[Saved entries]
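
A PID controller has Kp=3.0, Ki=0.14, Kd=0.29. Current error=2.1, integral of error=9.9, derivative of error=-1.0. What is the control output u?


u = Kp*e + Ki*int(e) + Kd*de/dt
= 3.0*2.1 + 0.14*9.9 + 0.29*(-1.0)
= 6.3 + 1.386 + -0.29
= 7.396


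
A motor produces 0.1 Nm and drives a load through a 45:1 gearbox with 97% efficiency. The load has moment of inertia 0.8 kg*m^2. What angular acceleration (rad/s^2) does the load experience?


tau_out = tau_motor * N * eta
= 0.1 * 45 * 0.97 = 4.365 Nm
alpha = tau_out / I = 4.365 / 0.8
= 5.4562 rad/s^2


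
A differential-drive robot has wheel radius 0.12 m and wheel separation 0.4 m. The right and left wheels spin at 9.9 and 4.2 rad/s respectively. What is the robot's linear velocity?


vR = r*wR = 0.12*9.9 = 1.188 m/s
vL = r*wL = 0.12*4.2 = 0.504 m/s
v = (vR+vL)/2 = 0.846 m/s
omega = (vR-vL)/L = 1.71 rad/s
linear velocity = 0.846 m/s


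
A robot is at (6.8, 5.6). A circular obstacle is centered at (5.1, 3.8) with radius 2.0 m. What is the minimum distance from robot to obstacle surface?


center_dist = sqrt((6.8-5.1)^2 + (5.6-3.8)^2)
= sqrt(2.89 + 3.24)
= 2.4759
min_dist = center_dist - radius = 2.4759 - 2.0 = 0.4759 m


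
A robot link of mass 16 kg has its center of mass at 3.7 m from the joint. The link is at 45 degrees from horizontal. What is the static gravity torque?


tau = m*g*L*cos(angle)
= 16 * 9.81 * 3.7 * cos(45 deg)
= 16 * 9.81 * 3.7 * 0.7071
= 410.6537 Nm


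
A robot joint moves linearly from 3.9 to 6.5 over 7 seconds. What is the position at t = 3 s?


s = t/T = 3/7 = 0.4286
p(t) = p0 + (pf-p0)*s
= 3.9 + (6.5 - 3.9) * 0.4286
= 5.0143


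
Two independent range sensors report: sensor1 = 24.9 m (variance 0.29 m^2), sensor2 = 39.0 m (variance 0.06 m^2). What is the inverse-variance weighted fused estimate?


w1 = (1/var1) / (1/var1 + 1/var2)
   = 3.4483 / (3.4483 + 16.6667) = 0.1714
w2 = 1 - w1 = 0.8286
fused = w1*s1 + w2*s2 = 4.2686 + 32.3143
= 36.5829 m


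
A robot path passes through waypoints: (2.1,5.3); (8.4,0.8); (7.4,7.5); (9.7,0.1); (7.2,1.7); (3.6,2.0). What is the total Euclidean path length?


Segment lengths:
  seg1 = sqrt((6.3)^2 + (-4.5)^2) = 7.7421
  seg2 = sqrt((-1.0)^2 + (6.7)^2) = 6.7742
  seg3 = sqrt((2.3)^2 + (-7.4)^2) = 7.7492
  seg4 = sqrt((-2.5)^2 + (1.6)^2) = 2.9682
  seg5 = sqrt((-3.6)^2 + (0.3)^2) = 3.6125
Total = 28.8461


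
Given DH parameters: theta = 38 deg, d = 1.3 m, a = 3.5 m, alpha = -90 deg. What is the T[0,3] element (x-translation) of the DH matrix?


T[0,3] = a * cos(theta)
= 3.5 * cos(38 deg)
= 3.5 * 0.788
= 2.758


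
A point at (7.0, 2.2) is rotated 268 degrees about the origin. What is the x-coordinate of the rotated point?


x' = x*cos(theta) - y*sin(theta)
cos(268 deg) = -0.0349, sin(268 deg) = -0.9994
x' = 7.0 * -0.0349 - 2.2 * -0.9994
= -0.2443 - -2.1987
= 1.9544


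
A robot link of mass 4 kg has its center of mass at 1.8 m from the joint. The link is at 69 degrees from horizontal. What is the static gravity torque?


tau = m*g*L*cos(angle)
= 4 * 9.81 * 1.8 * cos(69 deg)
= 4 * 9.81 * 1.8 * 0.3584
= 25.3122 Nm


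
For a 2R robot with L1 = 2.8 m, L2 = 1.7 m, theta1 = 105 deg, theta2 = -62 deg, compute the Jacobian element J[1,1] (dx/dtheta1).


J[1,1] = -L1*sin(t1) - L2*sin(t1+t2)
= -2.8*sin(105) - 1.7*sin(43)
= -3.864


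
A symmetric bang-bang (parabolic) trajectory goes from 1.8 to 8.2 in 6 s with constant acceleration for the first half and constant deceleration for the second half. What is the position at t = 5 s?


Symmetric rest-to-rest: each phase covers (pf-p0)/2 in time T/2. 0.5*a*(T/2)^2 = (pf-p0)/2 => a = 4*(pf-p0)/T^2
a = 4*(8.2-1.8)/6^2 = 0.7111
t = 5 is in the deceleration phase (t > T/2).
p = pf - 0.5*a*(T-t)^2 = 8.2 - 0.5*0.7111*1^2
= 7.8444


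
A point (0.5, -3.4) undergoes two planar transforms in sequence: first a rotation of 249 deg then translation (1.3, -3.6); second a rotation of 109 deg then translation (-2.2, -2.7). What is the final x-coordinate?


After transform 1:
x1 = cos(249)*0.5 - sin(249)*-3.4 + 1.3 = -2.0534
y1 = sin(249)*0.5 + cos(249)*-3.4 + -3.6 = -2.8483
After transform 2:
x2 = cos(109)*-2.0534 - sin(109)*-2.8483 + -2.2
= 1.1617


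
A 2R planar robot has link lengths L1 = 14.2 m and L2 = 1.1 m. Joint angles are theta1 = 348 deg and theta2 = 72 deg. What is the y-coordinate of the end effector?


Convert angles to radians: theta1 = 6.0737, theta2 = 1.2566
y = L1*sin(theta1) + L2*sin(theta1+theta2)
y = -2.9523 + 0.9526
y = -1.9997


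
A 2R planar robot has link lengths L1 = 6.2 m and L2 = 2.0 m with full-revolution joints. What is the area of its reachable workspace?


r_max = L1 + L2 = 8.2 m
r_min = |L1 - L2| = 4.2 m
Area = pi*(r_max^2 - r_min^2)
= pi*(67.24 - 17.64)
= pi * 49.6
= 155.823 m^2


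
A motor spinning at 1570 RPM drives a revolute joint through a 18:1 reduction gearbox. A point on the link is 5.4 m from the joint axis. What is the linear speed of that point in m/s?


omega_motor = 1570 * 2*pi/60 = 164.41 rad/s
omega_joint = omega_motor / 18 = 9.1339 rad/s
v = omega_joint * r = 9.1339 * 5.4
= 49.323 m/s


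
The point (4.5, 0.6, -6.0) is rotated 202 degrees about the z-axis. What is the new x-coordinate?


Rotation about z-axis: x' = x*cos(theta) - y*sin(theta)
= 4.5 * -0.9272 - 0.6 * -0.3746
= -3.9476


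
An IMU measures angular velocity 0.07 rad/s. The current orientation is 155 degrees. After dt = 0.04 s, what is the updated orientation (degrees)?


delta_theta = w * dt = 0.07 * 0.04 = 0.0028 rad
= 0.1604 deg
theta_new = 155 + 0.1604 = 155.1604 deg


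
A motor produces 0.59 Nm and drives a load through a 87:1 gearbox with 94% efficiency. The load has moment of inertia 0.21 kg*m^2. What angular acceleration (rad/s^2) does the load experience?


tau_out = tau_motor * N * eta
= 0.59 * 87 * 0.94 = 48.2502 Nm
alpha = tau_out / I = 48.2502 / 0.21
= 229.7629 rad/s^2


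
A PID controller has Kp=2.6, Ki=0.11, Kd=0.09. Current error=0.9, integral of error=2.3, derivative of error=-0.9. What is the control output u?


u = Kp*e + Ki*int(e) + Kd*de/dt
= 2.6*0.9 + 0.11*2.3 + 0.09*(-0.9)
= 2.34 + 0.253 + -0.081
= 2.512


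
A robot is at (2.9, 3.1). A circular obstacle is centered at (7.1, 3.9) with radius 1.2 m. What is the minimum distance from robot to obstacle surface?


center_dist = sqrt((2.9-7.1)^2 + (3.1-3.9)^2)
= sqrt(17.64 + 0.64)
= 4.2755
min_dist = center_dist - radius = 4.2755 - 1.2 = 3.0755 m


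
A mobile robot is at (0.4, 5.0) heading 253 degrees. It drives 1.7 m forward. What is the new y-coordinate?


y_new = y0 + d*sin(theta)
= 5.0 + 1.7*sin(253)
= 5.0 + -1.6257
= 3.3743


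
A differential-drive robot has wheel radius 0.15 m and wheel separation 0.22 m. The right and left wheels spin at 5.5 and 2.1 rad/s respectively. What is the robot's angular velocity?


vR = r*wR = 0.15*5.5 = 0.825 m/s
vL = r*wL = 0.15*2.1 = 0.315 m/s
v = (vR+vL)/2 = 0.57 m/s
omega = (vR-vL)/L = 2.3182 rad/s
angular velocity = 2.3182 rad/s


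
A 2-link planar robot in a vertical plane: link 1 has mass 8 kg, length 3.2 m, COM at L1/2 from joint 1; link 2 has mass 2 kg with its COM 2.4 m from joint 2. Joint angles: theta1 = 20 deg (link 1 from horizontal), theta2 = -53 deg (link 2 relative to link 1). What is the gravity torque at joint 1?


Horizontal distance from joint 1 to link-1 COM:
  x_c1 = (L1/2)*cos(t1) = 1.6 * 0.9397 = 1.5035 m
Horizontal distance from joint 1 to link-2 COM:
  x_c2 = L1*cos(t1) + Lc2*cos(t1+t2)
       = 3.2*0.9397 + 2.4*0.8387 = 5.0198 m
tau1 = m1*g*x_c1 + m2*g*x_c2
     = 8*9.81*1.5035 + 2*9.81*5.0198
     = 117.9953 + 98.489
     = 216.4843 Nm


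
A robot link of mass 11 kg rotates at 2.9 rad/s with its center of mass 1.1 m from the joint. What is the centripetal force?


F = m * omega^2 * r
= 11 * 2.9^2 * 1.1
= 11 * 8.41 * 1.1
= 101.761 N


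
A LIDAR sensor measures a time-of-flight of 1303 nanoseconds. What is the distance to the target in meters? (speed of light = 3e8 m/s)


tof = 1303 ns = 1.303e-06 s
dist = c * tof / 2
= 3e8 * 1.303e-06 / 2
= 195.45 m


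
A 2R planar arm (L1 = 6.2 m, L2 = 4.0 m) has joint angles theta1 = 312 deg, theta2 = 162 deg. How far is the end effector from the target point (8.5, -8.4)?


End effector via forward kinematics:
x = L1*cos(t1) + L2*cos(t1+t2) = 2.5217
y = L1*sin(t1) + L2*sin(t1+t2) = -0.9533
Distance to target:
d = sqrt((8.5 - 2.5217)^2 + (-8.4 - -0.9533)^2)
= sqrt(35.7405 + 55.4531)
= 9.5495 m


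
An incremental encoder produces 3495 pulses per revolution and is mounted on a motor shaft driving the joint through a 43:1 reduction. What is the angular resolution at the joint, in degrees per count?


counts per rev = 3495
effective counts at joint = 3495 * 43 = 150285
resolution = 360 / 150285
= 0.0024 deg/count


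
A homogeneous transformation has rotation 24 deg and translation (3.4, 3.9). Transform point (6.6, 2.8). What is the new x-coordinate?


x' = cos(theta)*px - sin(theta)*py + tx
= 0.9135*6.6 - 0.4067*2.8 + 3.4
= 8.2905


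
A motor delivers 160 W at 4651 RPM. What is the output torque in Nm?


omega = 4651 * 2*pi/60 = 487.0516 rad/s
tau = P / omega = 160 / 487.0516
= 0.3285 Nm


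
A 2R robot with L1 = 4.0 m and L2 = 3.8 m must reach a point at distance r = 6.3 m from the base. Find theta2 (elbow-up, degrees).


cos(theta2) = (r^2 - L1^2 - L2^2) / (2*L1*L2)
cos(theta2) = (39.69 - 16.0 - 14.44) / 30.4
cos(theta2) = 0.304276
theta2 = 72.2854 degrees


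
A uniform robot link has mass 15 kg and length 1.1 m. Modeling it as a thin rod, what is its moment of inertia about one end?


I = (1/3) * m * L^2
= (1/3) * 15 * 1.1^2
= 0.333333 * 15 * 1.21
= 6.05 kg*m^2


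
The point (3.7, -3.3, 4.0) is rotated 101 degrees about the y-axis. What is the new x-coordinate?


Rotation about y-axis: x' = x*cos(theta) + z*sin(theta)
= 3.7 * -0.1908 + 4.0 * 0.9816
= 3.2205


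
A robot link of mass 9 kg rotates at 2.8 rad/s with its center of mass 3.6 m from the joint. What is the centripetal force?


F = m * omega^2 * r
= 9 * 2.8^2 * 3.6
= 9 * 7.84 * 3.6
= 254.016 N


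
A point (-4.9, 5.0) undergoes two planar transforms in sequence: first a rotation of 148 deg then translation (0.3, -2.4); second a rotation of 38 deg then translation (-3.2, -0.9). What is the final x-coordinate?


After transform 1:
x1 = cos(148)*-4.9 - sin(148)*5.0 + 0.3 = 1.8058
y1 = sin(148)*-4.9 + cos(148)*5.0 + -2.4 = -9.2368
After transform 2:
x2 = cos(38)*1.8058 - sin(38)*-9.2368 + -3.2
= 3.9098


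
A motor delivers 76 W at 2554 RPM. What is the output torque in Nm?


omega = 2554 * 2*pi/60 = 267.4543 rad/s
tau = P / omega = 76 / 267.4543
= 0.2842 Nm


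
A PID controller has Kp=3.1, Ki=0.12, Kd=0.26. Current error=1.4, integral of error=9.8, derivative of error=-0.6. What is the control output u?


u = Kp*e + Ki*int(e) + Kd*de/dt
= 3.1*1.4 + 0.12*9.8 + 0.26*(-0.6)
= 4.34 + 1.176 + -0.156
= 5.36


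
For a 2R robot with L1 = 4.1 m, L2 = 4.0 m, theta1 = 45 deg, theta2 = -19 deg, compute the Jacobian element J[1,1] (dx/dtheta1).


J[1,1] = -L1*sin(t1) - L2*sin(t1+t2)
= -4.1*sin(45) - 4.0*sin(26)
= -4.6526


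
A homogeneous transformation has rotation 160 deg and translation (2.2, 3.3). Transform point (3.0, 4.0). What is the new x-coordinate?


x' = cos(theta)*px - sin(theta)*py + tx
= -0.9397*3.0 - 0.342*4.0 + 2.2
= -1.9872


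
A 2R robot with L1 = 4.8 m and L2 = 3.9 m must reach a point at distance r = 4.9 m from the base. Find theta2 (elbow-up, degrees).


cos(theta2) = (r^2 - L1^2 - L2^2) / (2*L1*L2)
cos(theta2) = (24.01 - 23.04 - 15.21) / 37.44
cos(theta2) = -0.380342
theta2 = 112.3549 degrees


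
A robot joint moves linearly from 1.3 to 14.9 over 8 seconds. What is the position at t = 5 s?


s = t/T = 5/8 = 0.625
p(t) = p0 + (pf-p0)*s
= 1.3 + (14.9 - 1.3) * 0.625
= 9.8


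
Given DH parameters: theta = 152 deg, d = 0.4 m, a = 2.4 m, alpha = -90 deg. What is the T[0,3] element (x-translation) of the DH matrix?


T[0,3] = a * cos(theta)
= 2.4 * cos(152 deg)
= 2.4 * -0.8829
= -2.1191


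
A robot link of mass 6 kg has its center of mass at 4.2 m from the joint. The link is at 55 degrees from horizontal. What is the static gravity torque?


tau = m*g*L*cos(angle)
= 6 * 9.81 * 4.2 * cos(55 deg)
= 6 * 9.81 * 4.2 * 0.5736
= 141.795 Nm


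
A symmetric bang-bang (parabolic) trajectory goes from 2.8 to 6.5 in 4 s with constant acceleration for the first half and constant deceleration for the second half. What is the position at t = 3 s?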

- [YOUR GOAL]: The answer should be the exact lines running from the line containing "A robot link of mass 6" to the last line of the entries, with nothing else.

- [RESULT OF THE TASK]:
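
A robot link of mass 6 kg has its center of mass at 4.2 m from the joint. The link is at 55 degrees from horizontal. What is the static gravity torque?


tau = m*g*L*cos(angle)
= 6 * 9.81 * 4.2 * cos(55 deg)
= 6 * 9.81 * 4.2 * 0.5736
= 141.795 Nm


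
A symmetric bang-bang (parabolic) trajectory goes from 2.8 to 6.5 in 4 s with constant acceleration for the first half and constant deceleration for the second half. What is the position at t = 3 s?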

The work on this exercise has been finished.